PROBLEM STATEMENT
For the records below, report how many lines include "made", with no accompanying text.

TASK INPUT
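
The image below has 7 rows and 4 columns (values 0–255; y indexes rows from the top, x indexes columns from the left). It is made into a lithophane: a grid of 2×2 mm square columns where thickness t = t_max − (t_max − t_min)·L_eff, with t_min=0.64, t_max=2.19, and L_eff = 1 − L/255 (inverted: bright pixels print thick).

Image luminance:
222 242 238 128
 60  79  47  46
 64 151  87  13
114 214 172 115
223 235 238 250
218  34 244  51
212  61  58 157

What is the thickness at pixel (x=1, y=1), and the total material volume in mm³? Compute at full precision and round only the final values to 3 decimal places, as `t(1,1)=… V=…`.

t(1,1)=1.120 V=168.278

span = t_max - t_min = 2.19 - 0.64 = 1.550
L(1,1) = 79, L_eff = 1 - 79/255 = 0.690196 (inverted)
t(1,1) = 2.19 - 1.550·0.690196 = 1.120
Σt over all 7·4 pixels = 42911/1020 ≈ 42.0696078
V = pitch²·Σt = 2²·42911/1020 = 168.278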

==

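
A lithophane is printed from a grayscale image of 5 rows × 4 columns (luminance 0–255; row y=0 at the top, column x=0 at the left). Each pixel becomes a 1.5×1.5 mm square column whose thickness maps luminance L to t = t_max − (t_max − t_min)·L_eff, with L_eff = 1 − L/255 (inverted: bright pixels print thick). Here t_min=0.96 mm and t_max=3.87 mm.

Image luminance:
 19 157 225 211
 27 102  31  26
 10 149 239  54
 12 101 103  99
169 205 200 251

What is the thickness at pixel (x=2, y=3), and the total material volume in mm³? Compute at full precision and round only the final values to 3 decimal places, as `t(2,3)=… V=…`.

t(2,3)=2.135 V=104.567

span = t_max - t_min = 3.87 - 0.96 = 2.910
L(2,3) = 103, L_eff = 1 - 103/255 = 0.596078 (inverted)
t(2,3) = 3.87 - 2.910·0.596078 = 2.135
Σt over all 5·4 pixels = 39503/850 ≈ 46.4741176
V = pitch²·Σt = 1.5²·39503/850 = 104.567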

...

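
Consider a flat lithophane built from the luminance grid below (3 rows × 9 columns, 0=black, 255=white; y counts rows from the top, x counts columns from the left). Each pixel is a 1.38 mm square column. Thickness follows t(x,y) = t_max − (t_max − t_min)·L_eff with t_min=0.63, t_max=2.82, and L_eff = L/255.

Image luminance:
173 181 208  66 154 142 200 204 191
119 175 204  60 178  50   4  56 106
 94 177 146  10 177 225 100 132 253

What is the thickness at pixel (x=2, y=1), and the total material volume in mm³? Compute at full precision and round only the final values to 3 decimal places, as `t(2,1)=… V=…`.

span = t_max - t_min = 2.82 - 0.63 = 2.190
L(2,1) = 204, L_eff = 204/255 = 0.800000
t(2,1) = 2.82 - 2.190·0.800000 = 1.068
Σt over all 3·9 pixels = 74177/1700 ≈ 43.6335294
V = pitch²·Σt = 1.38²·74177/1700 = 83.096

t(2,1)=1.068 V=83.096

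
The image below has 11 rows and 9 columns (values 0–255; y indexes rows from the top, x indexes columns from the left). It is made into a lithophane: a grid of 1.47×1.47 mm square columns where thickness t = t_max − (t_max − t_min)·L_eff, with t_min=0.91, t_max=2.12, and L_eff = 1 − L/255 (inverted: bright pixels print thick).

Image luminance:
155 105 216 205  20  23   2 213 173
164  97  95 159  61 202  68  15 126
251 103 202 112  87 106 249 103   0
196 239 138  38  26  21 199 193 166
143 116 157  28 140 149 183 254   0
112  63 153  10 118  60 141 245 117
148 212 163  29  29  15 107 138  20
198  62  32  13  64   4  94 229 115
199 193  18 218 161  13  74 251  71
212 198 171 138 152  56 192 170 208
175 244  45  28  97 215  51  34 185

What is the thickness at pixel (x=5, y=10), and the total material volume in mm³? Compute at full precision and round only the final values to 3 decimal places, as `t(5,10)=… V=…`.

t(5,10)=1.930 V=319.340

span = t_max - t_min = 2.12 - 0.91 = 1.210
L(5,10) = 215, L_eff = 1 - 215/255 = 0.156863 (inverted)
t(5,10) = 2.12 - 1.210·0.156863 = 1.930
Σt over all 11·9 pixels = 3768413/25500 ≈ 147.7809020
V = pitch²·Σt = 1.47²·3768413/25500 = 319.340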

SOLUTION TO THE PROBLEM
2